TASK TO COMPLETE: Look below for the lines from the one with "07:14 | 19:08 |" to the one with "- Wed: start 09:20, clock out 19:27", and copy exactly those lines, both ends included.

----------------------------------------

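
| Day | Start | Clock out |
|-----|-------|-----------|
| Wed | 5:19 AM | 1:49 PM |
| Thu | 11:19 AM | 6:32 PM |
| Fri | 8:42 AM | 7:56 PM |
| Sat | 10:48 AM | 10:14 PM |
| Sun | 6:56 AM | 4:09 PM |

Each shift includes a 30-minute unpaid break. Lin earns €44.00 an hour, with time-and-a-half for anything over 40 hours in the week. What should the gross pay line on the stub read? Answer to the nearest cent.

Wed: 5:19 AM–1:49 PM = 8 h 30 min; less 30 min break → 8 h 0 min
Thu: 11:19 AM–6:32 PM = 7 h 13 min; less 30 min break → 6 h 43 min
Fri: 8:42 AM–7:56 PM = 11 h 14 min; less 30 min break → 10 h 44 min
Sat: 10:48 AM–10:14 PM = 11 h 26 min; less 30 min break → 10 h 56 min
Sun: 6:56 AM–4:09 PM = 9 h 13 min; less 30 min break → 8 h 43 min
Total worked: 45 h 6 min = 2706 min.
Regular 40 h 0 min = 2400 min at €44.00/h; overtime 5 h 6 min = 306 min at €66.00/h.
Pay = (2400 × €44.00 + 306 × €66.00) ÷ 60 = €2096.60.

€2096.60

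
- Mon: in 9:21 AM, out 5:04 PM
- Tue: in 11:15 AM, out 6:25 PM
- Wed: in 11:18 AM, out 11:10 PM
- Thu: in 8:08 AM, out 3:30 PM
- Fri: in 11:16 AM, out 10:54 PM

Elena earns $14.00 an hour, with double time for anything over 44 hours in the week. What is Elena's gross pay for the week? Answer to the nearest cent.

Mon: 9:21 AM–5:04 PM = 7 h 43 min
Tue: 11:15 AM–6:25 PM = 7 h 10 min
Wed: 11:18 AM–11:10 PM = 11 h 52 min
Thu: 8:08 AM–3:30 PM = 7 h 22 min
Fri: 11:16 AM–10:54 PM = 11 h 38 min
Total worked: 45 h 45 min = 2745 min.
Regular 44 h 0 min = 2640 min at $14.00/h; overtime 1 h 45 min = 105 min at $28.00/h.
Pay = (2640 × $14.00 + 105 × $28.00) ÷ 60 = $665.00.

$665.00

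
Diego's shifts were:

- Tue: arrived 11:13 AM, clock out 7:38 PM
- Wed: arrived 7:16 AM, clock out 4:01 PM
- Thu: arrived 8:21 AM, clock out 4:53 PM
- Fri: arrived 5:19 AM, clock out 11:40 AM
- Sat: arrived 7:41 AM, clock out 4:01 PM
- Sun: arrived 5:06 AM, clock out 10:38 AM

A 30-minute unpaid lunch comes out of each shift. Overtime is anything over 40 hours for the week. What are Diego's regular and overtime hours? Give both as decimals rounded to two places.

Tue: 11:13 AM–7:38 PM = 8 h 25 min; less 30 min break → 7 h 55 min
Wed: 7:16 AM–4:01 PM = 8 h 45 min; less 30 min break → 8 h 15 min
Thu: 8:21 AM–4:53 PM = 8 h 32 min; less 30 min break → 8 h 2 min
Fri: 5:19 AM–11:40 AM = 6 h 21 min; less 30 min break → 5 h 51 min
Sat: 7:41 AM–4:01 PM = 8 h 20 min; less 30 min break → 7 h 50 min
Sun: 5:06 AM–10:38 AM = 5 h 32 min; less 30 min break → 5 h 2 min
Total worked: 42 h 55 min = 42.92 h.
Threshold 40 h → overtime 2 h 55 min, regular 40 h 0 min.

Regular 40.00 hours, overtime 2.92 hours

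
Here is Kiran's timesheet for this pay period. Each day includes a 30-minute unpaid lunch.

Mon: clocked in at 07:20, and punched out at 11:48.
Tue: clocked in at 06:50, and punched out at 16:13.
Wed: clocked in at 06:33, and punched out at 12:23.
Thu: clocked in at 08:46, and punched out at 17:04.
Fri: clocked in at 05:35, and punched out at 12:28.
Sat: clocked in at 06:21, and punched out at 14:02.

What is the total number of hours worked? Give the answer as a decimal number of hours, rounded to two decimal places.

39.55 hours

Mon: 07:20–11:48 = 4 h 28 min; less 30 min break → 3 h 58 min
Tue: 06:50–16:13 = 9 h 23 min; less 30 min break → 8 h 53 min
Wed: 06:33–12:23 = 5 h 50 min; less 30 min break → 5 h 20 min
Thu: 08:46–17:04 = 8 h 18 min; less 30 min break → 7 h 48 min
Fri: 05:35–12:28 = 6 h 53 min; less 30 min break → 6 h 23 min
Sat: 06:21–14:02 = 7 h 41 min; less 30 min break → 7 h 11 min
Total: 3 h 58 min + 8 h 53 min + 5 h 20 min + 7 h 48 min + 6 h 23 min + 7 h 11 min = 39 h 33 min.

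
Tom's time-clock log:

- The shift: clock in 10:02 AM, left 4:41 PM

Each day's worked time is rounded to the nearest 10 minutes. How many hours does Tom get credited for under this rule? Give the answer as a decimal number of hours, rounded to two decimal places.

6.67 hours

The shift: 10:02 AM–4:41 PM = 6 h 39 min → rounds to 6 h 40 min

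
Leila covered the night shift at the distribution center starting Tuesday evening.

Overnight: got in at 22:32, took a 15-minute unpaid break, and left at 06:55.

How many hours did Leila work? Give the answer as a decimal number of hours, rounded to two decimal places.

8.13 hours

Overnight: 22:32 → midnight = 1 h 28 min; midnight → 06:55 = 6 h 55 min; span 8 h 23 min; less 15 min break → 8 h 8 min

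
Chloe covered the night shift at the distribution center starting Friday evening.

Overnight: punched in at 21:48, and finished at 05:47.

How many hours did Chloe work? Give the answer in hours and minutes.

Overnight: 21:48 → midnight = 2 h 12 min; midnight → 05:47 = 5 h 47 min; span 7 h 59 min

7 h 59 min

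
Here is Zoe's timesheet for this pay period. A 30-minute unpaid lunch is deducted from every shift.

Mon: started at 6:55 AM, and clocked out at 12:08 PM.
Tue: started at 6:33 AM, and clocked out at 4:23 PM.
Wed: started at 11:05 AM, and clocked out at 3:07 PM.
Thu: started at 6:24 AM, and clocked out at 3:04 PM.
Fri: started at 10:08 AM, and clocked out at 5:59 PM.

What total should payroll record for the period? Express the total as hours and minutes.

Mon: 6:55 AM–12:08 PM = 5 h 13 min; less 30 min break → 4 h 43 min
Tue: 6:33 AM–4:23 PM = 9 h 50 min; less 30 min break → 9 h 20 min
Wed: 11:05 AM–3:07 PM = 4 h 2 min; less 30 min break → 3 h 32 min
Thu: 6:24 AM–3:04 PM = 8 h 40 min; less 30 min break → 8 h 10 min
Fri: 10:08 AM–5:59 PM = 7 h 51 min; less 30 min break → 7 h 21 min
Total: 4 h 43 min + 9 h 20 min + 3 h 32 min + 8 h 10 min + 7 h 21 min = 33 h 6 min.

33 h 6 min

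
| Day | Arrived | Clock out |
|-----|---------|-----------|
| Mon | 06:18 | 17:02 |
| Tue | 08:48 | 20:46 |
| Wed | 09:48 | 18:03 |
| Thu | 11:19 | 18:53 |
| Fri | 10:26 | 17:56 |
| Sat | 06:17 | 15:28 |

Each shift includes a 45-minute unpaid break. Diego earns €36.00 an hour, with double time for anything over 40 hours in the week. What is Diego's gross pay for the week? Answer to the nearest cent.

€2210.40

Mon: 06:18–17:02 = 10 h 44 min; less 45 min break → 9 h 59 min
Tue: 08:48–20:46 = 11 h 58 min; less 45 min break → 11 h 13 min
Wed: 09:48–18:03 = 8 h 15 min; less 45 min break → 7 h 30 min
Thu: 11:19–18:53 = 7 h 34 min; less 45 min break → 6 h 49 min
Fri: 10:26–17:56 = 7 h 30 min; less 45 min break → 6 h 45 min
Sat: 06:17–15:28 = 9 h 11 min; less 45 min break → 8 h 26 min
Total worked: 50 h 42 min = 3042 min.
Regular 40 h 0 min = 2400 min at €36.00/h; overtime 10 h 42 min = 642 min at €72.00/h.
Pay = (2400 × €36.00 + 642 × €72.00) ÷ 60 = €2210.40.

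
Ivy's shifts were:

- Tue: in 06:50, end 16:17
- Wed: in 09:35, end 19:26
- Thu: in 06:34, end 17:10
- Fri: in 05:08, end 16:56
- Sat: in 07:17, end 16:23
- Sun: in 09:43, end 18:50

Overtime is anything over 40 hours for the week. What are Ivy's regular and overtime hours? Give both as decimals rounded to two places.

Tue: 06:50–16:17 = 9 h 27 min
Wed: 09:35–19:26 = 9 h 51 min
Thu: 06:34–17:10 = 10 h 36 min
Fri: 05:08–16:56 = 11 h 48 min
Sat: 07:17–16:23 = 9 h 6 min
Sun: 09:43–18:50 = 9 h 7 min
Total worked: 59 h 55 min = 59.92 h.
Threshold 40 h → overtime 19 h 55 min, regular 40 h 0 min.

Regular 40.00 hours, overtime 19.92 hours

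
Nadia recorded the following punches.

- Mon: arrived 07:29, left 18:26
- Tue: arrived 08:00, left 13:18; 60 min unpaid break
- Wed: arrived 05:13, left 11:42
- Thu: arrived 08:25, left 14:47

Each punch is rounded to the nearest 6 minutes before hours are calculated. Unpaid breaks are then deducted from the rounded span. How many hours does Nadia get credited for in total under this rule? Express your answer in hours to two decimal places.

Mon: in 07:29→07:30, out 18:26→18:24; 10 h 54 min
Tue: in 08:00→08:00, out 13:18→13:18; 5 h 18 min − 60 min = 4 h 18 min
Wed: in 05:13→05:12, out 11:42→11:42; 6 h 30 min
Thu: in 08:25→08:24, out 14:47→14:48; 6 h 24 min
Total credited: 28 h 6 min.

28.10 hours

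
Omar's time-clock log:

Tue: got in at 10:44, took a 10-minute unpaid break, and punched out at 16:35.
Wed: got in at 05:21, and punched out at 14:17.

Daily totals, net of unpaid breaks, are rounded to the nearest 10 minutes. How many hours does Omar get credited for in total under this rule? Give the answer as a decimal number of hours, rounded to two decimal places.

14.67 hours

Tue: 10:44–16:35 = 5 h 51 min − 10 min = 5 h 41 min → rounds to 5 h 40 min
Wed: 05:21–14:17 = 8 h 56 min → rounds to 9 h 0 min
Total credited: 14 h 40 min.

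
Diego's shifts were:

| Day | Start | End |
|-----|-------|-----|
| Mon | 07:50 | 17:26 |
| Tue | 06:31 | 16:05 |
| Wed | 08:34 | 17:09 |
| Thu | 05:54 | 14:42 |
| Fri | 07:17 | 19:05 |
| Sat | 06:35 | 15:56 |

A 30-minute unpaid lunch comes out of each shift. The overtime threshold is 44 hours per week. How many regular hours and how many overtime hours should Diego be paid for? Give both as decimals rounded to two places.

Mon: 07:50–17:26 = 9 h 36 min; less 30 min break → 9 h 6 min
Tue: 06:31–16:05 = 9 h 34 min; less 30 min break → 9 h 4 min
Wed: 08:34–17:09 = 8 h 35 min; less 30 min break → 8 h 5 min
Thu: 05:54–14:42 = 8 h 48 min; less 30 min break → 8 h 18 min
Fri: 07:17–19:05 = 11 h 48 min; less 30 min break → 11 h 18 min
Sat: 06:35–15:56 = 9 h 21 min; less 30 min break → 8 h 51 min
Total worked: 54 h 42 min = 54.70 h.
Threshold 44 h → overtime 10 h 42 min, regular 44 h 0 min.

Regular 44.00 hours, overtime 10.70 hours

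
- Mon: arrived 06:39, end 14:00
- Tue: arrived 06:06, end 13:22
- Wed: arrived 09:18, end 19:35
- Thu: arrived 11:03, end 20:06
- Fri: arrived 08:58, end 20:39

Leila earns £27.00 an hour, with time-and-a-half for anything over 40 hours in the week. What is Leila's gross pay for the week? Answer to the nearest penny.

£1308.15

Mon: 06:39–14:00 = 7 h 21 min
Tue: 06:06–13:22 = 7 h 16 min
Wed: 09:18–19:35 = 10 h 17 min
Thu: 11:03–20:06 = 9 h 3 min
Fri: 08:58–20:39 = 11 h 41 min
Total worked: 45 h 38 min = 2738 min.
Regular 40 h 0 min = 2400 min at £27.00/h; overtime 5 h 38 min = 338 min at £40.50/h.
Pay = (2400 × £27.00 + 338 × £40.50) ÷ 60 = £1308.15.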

----------------------------------------

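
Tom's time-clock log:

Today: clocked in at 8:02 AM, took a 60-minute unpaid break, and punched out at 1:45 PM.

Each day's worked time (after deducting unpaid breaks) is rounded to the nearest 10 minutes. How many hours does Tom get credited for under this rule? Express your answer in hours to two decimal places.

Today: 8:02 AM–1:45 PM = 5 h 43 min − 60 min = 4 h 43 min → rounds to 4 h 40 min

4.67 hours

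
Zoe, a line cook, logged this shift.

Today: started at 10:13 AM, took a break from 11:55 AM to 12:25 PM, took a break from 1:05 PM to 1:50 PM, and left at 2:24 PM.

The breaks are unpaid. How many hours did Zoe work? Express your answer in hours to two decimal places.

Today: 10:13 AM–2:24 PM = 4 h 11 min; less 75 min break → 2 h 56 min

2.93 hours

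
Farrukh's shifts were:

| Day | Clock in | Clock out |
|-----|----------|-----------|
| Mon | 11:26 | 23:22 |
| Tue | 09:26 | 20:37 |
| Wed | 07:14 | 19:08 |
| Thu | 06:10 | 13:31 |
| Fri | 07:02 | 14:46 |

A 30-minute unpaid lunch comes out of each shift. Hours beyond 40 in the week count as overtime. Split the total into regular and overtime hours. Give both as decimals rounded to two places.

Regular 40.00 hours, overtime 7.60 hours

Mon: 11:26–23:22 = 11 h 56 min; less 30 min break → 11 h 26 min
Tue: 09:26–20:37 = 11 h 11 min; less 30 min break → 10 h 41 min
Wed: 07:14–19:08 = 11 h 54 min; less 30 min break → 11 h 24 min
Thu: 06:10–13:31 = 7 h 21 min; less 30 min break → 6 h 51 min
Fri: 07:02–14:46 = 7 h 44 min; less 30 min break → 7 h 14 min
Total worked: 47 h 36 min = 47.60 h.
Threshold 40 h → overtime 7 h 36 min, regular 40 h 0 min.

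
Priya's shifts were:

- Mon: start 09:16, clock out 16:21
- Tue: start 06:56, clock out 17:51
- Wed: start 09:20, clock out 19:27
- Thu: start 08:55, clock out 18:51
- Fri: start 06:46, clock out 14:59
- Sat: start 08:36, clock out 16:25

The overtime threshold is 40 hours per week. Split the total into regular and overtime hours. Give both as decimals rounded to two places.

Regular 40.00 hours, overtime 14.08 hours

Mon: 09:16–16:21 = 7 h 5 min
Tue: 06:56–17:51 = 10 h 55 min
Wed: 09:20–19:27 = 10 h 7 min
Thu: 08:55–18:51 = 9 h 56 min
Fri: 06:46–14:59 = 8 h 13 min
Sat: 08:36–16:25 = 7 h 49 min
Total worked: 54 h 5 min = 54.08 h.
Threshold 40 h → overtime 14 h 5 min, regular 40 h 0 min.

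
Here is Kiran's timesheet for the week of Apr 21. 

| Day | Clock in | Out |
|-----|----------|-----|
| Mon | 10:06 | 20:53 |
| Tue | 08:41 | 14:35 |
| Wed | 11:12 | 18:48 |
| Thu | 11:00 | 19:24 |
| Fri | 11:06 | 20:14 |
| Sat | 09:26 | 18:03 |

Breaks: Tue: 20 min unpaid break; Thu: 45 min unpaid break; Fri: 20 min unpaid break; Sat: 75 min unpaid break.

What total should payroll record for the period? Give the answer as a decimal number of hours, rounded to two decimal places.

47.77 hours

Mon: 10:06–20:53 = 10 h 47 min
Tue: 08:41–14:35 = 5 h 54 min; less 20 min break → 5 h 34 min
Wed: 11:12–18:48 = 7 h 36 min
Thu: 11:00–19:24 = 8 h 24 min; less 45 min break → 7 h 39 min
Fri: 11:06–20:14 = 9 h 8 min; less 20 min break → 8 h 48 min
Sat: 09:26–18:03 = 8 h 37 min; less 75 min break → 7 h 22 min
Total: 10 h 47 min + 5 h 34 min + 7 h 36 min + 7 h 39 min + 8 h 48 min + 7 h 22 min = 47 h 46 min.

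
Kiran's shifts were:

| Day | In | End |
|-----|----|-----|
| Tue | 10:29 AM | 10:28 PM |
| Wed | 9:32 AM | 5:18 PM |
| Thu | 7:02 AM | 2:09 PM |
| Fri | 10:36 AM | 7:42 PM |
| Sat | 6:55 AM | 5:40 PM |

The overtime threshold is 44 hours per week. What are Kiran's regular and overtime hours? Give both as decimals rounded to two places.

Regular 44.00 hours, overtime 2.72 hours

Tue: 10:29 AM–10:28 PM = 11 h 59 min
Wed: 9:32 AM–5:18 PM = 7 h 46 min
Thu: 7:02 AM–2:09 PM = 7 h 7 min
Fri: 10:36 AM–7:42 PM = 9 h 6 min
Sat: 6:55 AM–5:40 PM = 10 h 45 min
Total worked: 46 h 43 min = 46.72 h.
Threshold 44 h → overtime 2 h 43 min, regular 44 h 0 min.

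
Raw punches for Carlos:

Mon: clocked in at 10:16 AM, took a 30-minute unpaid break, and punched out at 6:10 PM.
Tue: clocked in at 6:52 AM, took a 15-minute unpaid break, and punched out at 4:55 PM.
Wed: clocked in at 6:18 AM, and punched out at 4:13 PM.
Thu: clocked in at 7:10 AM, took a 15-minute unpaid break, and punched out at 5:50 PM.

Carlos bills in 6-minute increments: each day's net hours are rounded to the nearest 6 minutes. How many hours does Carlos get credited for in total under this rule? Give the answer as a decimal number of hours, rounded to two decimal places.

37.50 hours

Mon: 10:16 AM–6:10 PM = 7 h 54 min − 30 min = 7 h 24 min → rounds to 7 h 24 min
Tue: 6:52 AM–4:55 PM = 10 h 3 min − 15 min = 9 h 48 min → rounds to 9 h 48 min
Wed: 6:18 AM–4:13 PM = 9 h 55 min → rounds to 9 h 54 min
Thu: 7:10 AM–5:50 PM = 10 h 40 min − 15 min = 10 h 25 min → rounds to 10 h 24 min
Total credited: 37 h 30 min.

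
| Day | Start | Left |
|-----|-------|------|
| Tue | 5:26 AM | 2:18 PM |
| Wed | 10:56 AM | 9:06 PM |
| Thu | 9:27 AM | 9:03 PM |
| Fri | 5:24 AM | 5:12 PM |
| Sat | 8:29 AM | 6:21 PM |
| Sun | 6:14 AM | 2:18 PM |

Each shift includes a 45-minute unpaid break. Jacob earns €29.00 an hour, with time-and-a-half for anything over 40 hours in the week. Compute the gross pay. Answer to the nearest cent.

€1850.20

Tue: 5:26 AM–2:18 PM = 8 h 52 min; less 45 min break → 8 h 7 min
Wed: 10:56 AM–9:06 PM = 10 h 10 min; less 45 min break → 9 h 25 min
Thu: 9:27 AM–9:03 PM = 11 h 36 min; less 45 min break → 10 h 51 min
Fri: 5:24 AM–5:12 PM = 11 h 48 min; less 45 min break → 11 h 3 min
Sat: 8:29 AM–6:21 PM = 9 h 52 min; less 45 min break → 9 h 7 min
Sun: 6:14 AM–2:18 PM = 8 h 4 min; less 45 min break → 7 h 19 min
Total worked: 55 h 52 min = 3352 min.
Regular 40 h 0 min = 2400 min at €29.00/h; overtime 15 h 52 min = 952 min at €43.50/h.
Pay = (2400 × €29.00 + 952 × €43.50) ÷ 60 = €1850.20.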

----------------------------------------

SOLUTION BELOW:
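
| Wed | 07:14 | 19:08 |
| Thu | 06:10 | 13:31 |
| Fri | 07:02 | 14:46 |

A 30-minute unpaid lunch comes out of each shift. Hours beyond 40 in the week count as overtime. Split the total into regular and overtime hours. Give both as decimals rounded to two places.

Regular 40.00 hours, overtime 7.60 hours

Mon: 11:26–23:22 = 11 h 56 min; less 30 min break → 11 h 26 min
Tue: 09:26–20:37 = 11 h 11 min; less 30 min break → 10 h 41 min
Wed: 07:14–19:08 = 11 h 54 min; less 30 min break → 11 h 24 min
Thu: 06:10–13:31 = 7 h 21 min; less 30 min break → 6 h 51 min
Fri: 07:02–14:46 = 7 h 44 min; less 30 min break → 7 h 14 min
Total worked: 47 h 36 min = 47.60 h.
Threshold 40 h → overtime 7 h 36 min, regular 40 h 0 min.

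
Priya's shifts were:

- Mon: start 09:16, clock out 16:21
- Tue: start 06:56, clock out 17:51
- Wed: start 09:20, clock out 19:27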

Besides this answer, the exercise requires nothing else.